--- Assignment ---
Go through the entries, filter for the word "vertex", and copy every line that has it.
Start of Records
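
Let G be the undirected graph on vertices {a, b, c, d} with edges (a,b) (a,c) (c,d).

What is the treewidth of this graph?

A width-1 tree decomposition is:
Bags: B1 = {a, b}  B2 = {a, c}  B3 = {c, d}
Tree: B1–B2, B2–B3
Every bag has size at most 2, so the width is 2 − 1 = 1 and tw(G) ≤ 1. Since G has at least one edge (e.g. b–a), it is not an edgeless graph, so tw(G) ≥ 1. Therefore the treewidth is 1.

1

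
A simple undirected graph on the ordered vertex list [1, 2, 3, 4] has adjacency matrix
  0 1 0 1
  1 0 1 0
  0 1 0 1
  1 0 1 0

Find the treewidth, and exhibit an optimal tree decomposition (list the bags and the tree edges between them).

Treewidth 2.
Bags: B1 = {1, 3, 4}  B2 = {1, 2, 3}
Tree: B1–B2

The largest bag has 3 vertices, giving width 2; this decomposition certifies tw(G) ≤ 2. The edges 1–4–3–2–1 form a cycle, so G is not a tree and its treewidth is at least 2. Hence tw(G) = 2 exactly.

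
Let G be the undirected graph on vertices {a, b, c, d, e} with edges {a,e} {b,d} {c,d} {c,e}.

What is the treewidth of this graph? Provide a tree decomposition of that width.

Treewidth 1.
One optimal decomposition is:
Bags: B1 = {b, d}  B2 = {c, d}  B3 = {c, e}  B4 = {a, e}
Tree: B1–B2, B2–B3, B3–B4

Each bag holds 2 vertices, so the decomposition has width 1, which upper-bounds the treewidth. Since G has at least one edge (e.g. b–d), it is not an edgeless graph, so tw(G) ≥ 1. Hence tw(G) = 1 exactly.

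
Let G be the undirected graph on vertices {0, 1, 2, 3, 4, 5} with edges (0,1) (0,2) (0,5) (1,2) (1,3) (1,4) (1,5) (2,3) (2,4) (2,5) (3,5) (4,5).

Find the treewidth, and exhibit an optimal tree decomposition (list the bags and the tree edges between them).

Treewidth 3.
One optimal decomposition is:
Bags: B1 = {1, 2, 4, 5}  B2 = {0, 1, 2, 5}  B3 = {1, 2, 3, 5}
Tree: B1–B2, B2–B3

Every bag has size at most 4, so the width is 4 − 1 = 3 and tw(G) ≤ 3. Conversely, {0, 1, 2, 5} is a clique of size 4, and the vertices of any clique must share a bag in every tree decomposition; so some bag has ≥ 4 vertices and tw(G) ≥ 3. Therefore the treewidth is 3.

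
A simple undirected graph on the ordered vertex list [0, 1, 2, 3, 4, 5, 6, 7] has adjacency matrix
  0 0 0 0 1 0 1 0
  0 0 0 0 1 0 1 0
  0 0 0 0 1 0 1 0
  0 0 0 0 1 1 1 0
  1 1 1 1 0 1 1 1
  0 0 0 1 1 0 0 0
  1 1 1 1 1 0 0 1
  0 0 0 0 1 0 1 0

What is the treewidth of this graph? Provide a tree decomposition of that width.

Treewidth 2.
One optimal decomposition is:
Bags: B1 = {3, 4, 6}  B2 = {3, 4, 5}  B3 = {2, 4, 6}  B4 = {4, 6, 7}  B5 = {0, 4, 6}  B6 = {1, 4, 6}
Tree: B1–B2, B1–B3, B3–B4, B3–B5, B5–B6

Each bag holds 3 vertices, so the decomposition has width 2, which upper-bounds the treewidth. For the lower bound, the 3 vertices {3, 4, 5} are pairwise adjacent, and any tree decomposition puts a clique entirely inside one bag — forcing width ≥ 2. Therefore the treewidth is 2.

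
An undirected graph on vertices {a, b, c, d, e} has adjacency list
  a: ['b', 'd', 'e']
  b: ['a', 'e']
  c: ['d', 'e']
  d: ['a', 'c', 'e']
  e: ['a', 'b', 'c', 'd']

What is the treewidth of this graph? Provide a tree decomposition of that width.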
End of Records
--- Solved exercise ---
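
A simple undirected graph on the ordered vertex list [1, 2, 3, 4] has adjacency matrix
A simple undirected graph on the ordered vertex list [0, 1, 2, 3, 4, 5, 6, 7] has adjacency matrix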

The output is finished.